(ABOUT THIS TASK) Answer with one figure only, the number of lines below in which "Russell" occurs.

- - -

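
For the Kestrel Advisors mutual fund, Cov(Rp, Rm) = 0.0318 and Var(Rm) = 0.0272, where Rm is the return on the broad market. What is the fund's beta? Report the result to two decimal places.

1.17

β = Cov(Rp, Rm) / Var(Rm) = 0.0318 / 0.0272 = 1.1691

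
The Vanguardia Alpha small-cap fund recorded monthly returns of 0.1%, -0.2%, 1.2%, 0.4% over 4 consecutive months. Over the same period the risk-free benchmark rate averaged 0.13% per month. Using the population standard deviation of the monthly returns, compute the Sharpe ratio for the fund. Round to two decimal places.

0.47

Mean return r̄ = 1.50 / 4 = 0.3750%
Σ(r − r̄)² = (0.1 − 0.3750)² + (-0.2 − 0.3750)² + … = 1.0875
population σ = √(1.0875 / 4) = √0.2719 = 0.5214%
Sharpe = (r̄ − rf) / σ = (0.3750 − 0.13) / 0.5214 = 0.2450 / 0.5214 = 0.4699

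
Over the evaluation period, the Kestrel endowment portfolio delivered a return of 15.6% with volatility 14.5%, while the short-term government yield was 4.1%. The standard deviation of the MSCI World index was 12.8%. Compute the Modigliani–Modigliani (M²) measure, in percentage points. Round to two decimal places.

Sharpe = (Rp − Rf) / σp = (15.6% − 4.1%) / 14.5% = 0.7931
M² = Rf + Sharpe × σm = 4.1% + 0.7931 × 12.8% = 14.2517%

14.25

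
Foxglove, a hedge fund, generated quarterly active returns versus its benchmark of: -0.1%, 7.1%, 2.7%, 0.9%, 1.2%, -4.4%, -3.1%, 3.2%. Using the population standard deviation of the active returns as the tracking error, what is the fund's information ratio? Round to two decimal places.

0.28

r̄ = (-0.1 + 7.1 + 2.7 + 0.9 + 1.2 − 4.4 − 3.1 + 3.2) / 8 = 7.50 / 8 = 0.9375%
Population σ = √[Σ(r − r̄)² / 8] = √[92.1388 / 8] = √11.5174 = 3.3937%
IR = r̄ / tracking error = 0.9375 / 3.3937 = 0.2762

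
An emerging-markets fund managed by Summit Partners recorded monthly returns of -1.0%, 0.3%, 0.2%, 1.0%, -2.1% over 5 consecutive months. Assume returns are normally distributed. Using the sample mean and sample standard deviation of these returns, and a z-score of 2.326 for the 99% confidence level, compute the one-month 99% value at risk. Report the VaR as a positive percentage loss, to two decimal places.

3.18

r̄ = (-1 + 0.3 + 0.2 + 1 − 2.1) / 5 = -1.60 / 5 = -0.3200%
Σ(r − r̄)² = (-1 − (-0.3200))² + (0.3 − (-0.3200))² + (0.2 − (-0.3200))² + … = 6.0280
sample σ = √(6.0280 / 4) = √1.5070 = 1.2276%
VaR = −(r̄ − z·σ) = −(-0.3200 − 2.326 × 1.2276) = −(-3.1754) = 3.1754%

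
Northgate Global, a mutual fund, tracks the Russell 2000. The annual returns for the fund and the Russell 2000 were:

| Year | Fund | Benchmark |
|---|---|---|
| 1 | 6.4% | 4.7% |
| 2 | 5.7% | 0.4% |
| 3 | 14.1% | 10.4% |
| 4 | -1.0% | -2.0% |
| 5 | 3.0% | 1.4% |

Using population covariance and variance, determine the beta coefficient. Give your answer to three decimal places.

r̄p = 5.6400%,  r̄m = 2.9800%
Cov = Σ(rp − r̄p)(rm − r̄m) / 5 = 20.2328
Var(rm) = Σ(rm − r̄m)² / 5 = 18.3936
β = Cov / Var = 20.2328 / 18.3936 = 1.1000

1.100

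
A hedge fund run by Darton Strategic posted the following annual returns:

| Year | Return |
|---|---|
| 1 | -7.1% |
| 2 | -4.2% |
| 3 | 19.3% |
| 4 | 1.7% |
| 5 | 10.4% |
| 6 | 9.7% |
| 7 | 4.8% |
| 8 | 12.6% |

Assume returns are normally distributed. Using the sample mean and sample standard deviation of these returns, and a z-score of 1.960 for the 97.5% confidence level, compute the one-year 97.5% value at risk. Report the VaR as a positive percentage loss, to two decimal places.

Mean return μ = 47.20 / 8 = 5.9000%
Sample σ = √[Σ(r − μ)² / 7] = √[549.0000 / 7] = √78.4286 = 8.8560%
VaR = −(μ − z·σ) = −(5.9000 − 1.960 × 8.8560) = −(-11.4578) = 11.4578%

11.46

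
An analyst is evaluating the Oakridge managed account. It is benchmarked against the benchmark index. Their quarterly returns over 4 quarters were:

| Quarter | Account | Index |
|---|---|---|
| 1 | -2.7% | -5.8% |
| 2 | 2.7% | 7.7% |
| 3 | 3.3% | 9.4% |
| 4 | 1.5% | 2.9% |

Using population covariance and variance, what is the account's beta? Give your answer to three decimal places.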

- - -

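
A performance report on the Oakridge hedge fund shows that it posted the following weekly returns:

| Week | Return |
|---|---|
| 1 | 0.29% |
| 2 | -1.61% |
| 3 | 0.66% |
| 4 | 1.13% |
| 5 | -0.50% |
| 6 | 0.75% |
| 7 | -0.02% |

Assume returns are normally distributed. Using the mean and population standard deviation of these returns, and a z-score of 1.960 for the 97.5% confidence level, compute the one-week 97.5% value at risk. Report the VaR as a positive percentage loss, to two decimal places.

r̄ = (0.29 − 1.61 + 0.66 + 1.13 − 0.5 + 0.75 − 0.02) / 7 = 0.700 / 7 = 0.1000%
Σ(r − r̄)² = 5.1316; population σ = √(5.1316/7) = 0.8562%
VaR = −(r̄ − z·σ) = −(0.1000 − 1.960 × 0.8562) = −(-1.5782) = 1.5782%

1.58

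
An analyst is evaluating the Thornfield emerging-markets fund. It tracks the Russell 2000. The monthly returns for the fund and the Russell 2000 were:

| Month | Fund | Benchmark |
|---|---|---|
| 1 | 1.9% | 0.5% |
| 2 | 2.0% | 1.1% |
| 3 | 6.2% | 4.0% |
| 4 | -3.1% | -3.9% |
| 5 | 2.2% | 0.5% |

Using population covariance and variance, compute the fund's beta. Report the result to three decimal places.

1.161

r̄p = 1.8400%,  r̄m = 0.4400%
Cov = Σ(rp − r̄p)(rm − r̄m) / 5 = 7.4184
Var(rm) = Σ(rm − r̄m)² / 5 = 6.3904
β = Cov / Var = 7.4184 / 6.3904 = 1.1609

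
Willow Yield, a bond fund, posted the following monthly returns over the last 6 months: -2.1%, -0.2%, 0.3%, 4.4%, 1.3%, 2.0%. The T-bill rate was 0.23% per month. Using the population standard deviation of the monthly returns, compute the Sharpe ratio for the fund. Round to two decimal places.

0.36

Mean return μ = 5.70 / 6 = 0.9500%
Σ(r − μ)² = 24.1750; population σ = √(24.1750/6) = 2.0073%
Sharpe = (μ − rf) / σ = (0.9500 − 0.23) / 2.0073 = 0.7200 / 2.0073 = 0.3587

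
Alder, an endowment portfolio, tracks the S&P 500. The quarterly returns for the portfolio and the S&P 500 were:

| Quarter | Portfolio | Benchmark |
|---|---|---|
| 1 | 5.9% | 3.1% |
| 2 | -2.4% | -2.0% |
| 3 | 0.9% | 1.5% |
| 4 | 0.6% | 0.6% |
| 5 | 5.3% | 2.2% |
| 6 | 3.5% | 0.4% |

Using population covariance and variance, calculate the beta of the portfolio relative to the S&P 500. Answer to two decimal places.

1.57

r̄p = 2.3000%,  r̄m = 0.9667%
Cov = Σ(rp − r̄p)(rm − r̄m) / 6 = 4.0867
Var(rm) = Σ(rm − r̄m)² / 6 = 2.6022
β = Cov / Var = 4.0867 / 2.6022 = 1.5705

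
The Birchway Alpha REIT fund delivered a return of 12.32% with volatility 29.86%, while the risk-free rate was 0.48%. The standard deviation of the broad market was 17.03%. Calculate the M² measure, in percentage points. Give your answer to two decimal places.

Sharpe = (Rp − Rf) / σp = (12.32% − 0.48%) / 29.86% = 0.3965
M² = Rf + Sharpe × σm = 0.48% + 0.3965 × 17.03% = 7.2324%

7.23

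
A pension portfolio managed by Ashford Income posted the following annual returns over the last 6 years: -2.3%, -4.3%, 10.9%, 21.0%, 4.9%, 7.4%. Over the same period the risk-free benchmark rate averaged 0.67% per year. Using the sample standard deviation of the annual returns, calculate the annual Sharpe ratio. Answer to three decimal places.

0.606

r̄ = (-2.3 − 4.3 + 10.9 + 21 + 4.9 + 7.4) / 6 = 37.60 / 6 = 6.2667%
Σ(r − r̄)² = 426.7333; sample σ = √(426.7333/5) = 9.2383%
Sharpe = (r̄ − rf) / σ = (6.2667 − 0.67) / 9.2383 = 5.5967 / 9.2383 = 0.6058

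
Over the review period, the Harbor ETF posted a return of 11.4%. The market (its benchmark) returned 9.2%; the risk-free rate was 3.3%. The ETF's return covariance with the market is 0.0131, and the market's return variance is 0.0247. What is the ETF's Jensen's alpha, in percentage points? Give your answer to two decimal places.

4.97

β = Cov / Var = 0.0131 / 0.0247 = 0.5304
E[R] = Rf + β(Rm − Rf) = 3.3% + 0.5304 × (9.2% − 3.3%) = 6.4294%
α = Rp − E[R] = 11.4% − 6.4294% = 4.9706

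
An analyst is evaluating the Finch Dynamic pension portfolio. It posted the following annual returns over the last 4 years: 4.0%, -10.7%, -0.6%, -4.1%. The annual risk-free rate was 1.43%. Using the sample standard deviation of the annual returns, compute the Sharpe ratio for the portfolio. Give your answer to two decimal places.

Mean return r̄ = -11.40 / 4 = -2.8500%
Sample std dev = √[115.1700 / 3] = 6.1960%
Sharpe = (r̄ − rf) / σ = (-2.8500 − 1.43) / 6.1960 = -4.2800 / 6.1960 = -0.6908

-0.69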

- - -

(YOUR RESPONSE) 2